(Beginning of Information)

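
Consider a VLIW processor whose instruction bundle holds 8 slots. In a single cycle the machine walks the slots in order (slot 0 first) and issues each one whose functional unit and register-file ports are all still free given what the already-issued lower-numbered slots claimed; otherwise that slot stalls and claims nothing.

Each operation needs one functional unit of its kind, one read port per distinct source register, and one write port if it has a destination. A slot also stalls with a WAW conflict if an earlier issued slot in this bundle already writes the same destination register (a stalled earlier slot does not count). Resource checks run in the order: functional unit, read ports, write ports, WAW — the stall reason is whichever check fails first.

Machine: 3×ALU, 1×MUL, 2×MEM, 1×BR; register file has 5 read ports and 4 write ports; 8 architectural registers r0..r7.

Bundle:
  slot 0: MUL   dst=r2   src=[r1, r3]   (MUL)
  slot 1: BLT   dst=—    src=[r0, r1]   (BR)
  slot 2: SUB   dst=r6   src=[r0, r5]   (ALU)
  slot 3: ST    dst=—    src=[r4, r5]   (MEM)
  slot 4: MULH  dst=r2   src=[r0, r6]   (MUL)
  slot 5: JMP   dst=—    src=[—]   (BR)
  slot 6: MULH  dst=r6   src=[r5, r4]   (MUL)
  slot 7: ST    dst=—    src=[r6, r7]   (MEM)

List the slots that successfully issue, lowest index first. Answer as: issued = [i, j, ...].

(0) want 1×MUL +2rd +1wr — yes → AL3|MU0|ME2|BR1|rd3|wr3
(1) want 1×BR +2rd +0wr — yes → AL3|MU0|ME2|BR0|rd1|wr3
(2) want 1×ALU +2rd +1wr — RD_PORT → AL3|MU0|ME2|BR0|rd1|wr3
(3) want 1×MEM +2rd +0wr — RD_PORT → AL3|MU0|ME2|BR0|rd1|wr3
(4) want 1×MUL +2rd +1wr — FU → AL3|MU0|ME2|BR0|rd1|wr3
(5) want 1×BR +0rd +0wr — FU → AL3|MU0|ME2|BR0|rd1|wr3
(6) want 1×MUL +2rd +1wr — FU → AL3|MU0|ME2|BR0|rd1|wr3
(7) want 1×MEM +2rd +0wr — RD_PORT → AL3|MU0|ME2|BR0|rd1|wr3

issued = [0, 1]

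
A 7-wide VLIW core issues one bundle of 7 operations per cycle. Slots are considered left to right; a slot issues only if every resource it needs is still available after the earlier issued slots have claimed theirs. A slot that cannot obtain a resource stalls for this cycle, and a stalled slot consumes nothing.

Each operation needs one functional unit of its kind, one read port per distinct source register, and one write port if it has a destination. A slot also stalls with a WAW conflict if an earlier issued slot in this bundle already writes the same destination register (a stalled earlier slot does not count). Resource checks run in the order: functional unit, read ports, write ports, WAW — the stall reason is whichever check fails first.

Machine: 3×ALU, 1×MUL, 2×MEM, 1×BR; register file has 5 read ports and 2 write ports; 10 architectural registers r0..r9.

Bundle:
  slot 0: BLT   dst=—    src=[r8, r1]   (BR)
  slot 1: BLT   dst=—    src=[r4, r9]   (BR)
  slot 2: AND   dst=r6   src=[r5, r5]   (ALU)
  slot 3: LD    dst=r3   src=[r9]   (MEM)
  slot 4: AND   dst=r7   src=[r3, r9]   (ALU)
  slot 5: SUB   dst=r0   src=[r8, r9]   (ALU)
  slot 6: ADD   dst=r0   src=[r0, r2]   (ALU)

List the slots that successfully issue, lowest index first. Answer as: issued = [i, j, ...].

(0) want 1×BR +2rd +0wr — yes → AL3|MU1|ME2|BR0|rd3|wr2
(1) want 1×BR +2rd +0wr — FU → AL3|MU1|ME2|BR0|rd3|wr2
(2) want 1×ALU +1rd +1wr — yes → AL2|MU1|ME2|BR0|rd2|wr1
(3) want 1×MEM +1rd +1wr — yes → AL2|MU1|ME1|BR0|rd1|wr0
(4) want 1×ALU +2rd +1wr — RD_PORT → AL2|MU1|ME1|BR0|rd1|wr0
(5) want 1×ALU +2rd +1wr — RD_PORT → AL2|MU1|ME1|BR0|rd1|wr0
(6) want 1×ALU +2rd +1wr — RD_PORT → AL2|MU1|ME1|BR0|rd1|wr0

issued = [0, 2, 3]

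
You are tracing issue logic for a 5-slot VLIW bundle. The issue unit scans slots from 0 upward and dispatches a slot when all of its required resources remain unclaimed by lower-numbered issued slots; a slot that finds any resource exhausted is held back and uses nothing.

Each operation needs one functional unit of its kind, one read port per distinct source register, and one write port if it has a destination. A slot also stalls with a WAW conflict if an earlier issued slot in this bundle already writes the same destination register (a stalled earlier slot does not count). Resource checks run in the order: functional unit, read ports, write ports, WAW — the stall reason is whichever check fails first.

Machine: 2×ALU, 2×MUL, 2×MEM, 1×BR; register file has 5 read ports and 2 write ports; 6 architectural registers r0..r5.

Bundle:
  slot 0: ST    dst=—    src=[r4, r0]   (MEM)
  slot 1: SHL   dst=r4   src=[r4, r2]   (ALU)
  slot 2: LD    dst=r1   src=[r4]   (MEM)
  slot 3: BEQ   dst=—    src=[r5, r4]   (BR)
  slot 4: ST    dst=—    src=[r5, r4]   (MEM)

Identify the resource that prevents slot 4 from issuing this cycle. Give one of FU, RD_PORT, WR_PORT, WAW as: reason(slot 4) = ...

reason(slot 4) = FU

  0. MEM ⇒ go  {2A/2Mu/1Ld/1B | 3r 2w}
  1. ALU→r4 ⇒ go  {1A/2Mu/1Ld/1B | 1r 1w}
  2. MEM→r1 ⇒ go  {1A/2Mu/0Ld/1B | 0r 0w}
  3. BR ⇒ no(RD_PORT)  {1A/2Mu/0Ld/1B | 0r 0w}
  4. MEM ⇒ no(FU)  {1A/2Mu/0Ld/1B | 0r 0w}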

(End of Information)

A number is the only answer here: how many lines of the material above contain "MULH"?

Result for this task ▸ 2